[Material shown Boundary: Start]
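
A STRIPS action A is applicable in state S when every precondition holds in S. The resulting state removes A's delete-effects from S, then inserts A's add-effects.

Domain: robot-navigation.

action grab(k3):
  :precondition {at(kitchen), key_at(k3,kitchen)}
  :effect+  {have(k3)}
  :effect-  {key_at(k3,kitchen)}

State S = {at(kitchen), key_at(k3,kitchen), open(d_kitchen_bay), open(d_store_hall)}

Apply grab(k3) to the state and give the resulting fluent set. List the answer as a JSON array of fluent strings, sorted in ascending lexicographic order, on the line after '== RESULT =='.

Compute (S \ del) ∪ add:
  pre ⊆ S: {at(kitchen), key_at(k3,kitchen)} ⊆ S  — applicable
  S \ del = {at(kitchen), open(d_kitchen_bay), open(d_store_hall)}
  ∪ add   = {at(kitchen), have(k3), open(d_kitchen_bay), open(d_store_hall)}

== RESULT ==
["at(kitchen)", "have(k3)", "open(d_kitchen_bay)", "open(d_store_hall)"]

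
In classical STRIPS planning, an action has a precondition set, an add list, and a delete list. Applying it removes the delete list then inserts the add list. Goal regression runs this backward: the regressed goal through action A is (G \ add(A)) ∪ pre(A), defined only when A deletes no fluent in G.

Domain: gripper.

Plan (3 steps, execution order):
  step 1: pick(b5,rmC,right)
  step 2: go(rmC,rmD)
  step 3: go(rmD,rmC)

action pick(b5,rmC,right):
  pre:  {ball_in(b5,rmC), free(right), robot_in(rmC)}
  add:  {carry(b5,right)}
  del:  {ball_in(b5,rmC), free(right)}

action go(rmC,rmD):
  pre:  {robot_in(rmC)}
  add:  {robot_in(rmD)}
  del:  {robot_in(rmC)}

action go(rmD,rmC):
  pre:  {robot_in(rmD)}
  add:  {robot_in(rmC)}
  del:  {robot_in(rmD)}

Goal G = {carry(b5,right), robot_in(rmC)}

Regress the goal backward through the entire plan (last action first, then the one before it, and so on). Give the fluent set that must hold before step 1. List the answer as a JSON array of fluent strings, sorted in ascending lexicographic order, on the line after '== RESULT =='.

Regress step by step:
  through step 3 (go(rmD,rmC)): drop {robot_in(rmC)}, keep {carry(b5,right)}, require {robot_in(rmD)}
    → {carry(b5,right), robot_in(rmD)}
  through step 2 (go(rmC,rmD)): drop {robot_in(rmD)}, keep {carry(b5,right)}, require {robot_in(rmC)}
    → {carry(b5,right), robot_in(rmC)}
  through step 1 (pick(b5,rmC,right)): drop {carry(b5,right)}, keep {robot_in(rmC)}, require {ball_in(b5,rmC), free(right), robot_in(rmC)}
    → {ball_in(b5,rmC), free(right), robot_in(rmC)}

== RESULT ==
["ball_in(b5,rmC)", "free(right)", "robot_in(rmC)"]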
[Material shown Boundary: End]
Task prompt — An identical copy of the preceding records should be returned.

Response to this exercise —
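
A STRIPS action A is applicable in state S when every precondition holds in S. The resulting state removes A's delete-effects from S, then inserts A's add-effects.

Domain: robot-navigation.

action grab(k3):
  :precondition {at(kitchen), key_at(k3,kitchen)}
  :effect+  {have(k3)}
  :effect-  {key_at(k3,kitchen)}

State S = {at(kitchen), key_at(k3,kitchen), open(d_kitchen_bay), open(d_store_hall)}

Apply grab(k3) to the state and give the resulting fluent set. List the answer as a JSON array of fluent strings, sorted in ascending lexicographic order, on the line after '== RESULT =='.

Compute (S \ del) ∪ add:
  pre ⊆ S: {at(kitchen), key_at(k3,kitchen)} ⊆ S  — applicable
  S \ del = {at(kitchen), open(d_kitchen_bay), open(d_store_hall)}
  ∪ add   = {at(kitchen), have(k3), open(d_kitchen_bay), open(d_store_hall)}

== RESULT ==
["at(kitchen)", "have(k3)", "open(d_kitchen_bay)", "open(d_store_hall)"]

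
In classical STRIPS planning, an action has a precondition set, an add list, and a delete list. Applying it removes the delete list then inserts the add list. Goal regression runs this backward: the regressed goal through action A is (G \ add(A)) ∪ pre(A), defined only when A deletes no fluent in G.

Domain: gripper.

Plan (3 steps, execution order):
  step 1: pick(b5,rmC,right)
  step 2: go(rmC,rmD)
  step 3: go(rmD,rmC)

action pick(b5,rmC,right):
  pre:  {ball_in(b5,rmC), free(right), robot_in(rmC)}
  add:  {carry(b5,right)}
  del:  {ball_in(b5,rmC), free(right)}

action go(rmC,rmD):
  pre:  {robot_in(rmC)}
  add:  {robot_in(rmD)}
  del:  {robot_in(rmC)}

action go(rmD,rmC):
  pre:  {robot_in(rmD)}
  add:  {robot_in(rmC)}
  del:  {robot_in(rmD)}

Goal G = {carry(b5,right), robot_in(rmC)}

Regress the goal backward through the entire plan (last action first, then the one before it, and so on). Give the fluent set that must hold before step 1. List the answer as a JSON array of fluent strings, sorted in ascending lexicographic order, on the line after '== RESULT =='.

Regress step by step:
  through step 3 (go(rmD,rmC)): drop {robot_in(rmC)}, keep {carry(b5,right)}, require {robot_in(rmD)}
    → {carry(b5,right), robot_in(rmD)}
  through step 2 (go(rmC,rmD)): drop {robot_in(rmD)}, keep {carry(b5,right)}, require {robot_in(rmC)}
    → {carry(b5,right), robot_in(rmC)}
  through step 1 (pick(b5,rmC,right)): drop {carry(b5,right)}, keep {robot_in(rmC)}, require {ball_in(b5,rmC), free(right), robot_in(rmC)}
    → {ball_in(b5,rmC), free(right), robot_in(rmC)}

== RESULT ==
["ball_in(b5,rmC)", "free(right)", "robot_in(rmC)"]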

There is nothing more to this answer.